- **What the exercise asks**: Emit the line that holds "Let X' = AX" and all lines following it through the end of the data, verbatim, and nothing else.

Records excerpted from a collection
--- START ---
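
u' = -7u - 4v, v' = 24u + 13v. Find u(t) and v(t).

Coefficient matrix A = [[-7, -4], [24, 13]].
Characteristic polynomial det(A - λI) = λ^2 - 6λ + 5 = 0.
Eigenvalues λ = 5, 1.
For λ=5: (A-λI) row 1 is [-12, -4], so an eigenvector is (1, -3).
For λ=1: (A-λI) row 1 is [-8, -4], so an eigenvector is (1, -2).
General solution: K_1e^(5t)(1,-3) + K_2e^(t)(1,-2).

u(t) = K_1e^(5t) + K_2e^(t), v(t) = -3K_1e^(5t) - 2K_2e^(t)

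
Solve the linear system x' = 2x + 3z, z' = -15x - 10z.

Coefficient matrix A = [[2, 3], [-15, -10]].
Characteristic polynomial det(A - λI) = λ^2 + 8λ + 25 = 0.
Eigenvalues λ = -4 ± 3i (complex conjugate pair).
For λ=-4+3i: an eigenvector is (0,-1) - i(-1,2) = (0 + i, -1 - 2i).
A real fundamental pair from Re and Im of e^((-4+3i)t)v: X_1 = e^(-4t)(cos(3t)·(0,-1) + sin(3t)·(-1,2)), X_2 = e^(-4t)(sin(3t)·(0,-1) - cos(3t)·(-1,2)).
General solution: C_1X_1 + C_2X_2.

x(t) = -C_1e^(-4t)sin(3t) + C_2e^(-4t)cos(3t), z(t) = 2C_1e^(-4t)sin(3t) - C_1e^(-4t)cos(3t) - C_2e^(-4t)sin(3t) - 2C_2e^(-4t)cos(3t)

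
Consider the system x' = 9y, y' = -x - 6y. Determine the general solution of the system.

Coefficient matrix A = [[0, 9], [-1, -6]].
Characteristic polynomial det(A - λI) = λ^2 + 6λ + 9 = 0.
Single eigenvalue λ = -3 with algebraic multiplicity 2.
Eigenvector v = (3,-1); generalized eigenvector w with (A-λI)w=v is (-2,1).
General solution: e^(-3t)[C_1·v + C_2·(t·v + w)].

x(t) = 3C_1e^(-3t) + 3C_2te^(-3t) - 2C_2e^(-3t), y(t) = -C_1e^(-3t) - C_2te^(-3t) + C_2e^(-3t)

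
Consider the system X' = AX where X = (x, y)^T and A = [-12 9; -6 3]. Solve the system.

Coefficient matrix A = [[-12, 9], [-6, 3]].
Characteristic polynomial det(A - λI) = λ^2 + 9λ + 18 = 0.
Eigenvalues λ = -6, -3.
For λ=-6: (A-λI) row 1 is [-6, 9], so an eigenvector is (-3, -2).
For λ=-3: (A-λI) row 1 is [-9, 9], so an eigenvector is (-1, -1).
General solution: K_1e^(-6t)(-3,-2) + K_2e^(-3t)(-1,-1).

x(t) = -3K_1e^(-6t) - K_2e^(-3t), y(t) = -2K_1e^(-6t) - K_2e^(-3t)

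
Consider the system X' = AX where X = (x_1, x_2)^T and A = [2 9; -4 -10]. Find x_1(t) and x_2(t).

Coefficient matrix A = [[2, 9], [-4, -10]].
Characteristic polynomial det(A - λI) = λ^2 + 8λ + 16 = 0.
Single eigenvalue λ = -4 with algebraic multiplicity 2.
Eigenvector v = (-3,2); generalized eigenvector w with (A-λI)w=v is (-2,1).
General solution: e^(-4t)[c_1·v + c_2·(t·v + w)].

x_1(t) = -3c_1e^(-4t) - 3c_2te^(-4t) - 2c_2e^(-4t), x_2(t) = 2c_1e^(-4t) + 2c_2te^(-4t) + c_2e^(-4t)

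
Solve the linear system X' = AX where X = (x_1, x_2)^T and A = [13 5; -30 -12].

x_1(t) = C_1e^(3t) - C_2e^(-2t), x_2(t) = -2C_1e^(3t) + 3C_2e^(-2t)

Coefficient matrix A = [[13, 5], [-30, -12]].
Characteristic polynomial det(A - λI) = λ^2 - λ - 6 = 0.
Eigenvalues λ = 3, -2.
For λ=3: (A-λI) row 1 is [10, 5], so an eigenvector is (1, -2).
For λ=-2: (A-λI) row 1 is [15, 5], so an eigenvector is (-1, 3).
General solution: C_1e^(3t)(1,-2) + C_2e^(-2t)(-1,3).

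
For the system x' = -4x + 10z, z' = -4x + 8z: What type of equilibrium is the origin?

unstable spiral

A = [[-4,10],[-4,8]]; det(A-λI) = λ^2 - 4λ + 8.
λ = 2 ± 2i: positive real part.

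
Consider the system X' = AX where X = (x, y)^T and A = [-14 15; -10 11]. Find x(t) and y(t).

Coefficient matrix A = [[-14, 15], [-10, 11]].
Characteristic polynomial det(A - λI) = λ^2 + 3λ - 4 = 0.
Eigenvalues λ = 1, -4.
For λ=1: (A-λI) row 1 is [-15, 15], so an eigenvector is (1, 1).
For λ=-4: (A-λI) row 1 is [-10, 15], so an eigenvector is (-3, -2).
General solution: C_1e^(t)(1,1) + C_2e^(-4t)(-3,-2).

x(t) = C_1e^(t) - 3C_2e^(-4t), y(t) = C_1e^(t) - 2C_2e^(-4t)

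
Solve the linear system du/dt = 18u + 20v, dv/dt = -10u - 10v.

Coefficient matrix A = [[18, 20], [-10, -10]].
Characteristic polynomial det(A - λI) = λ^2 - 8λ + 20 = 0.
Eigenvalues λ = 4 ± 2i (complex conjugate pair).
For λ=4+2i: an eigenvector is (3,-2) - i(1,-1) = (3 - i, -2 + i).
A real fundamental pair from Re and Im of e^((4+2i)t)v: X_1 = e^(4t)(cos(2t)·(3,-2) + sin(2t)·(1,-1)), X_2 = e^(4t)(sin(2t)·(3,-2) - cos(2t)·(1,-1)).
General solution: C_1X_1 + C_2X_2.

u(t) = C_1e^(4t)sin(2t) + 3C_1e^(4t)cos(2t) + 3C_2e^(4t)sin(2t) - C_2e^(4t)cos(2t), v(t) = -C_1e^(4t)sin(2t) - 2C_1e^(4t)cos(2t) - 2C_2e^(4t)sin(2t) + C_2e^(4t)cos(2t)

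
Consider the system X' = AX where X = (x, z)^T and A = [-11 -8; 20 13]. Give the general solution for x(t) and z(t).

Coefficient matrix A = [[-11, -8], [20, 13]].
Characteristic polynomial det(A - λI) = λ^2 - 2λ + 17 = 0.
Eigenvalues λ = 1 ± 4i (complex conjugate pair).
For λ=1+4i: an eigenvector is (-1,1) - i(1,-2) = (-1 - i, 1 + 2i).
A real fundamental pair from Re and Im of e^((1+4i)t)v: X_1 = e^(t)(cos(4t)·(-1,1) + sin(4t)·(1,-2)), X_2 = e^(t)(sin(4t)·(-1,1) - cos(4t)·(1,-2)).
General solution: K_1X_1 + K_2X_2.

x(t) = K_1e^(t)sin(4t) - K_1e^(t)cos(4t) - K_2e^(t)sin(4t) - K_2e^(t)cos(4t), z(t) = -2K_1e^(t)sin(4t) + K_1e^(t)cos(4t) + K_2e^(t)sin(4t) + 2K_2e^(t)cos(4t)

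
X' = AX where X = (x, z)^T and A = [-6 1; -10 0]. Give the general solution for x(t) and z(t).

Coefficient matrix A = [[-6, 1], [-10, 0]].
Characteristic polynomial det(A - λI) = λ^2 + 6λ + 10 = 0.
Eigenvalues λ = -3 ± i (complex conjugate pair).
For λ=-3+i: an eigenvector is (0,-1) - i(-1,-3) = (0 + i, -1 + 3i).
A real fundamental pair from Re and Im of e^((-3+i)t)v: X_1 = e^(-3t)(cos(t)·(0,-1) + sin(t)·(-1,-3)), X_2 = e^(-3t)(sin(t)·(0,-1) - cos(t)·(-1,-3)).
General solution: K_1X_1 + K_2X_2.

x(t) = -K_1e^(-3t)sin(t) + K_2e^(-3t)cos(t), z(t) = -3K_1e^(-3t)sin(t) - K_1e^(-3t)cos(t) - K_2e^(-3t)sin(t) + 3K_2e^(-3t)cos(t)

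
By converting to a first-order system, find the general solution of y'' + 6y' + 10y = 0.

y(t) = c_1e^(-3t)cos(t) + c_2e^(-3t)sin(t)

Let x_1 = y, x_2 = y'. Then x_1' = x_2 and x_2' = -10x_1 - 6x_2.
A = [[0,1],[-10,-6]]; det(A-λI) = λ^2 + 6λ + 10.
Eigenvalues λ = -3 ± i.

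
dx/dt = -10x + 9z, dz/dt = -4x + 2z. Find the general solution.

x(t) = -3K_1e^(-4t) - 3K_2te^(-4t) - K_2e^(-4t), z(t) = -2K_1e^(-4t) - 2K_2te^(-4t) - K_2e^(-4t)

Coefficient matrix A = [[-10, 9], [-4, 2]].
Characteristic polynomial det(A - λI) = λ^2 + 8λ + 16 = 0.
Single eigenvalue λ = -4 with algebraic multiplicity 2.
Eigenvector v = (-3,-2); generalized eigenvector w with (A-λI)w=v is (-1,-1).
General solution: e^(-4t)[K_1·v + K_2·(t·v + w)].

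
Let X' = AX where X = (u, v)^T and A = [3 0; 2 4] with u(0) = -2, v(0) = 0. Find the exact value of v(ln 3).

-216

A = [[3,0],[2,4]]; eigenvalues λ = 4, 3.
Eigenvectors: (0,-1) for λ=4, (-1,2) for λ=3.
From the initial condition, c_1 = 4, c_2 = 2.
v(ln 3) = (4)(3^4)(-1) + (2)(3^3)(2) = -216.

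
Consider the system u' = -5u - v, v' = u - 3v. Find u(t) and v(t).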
--- END ---
- **Written reply**:
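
Let X' = AX where X = (u, v)^T and A = [3 0; 2 4] with u(0) = -2, v(0) = 0. Find the exact value of v(ln 3).

-216

A = [[3,0],[2,4]]; eigenvalues λ = 4, 3.
Eigenvectors: (0,-1) for λ=4, (-1,2) for λ=3.
From the initial condition, c_1 = 4, c_2 = 2.
v(ln 3) = (4)(3^4)(-1) + (2)(3^3)(2) = -216.

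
Consider the system u' = -5u - v, v' = u - 3v. Find u(t) and v(t).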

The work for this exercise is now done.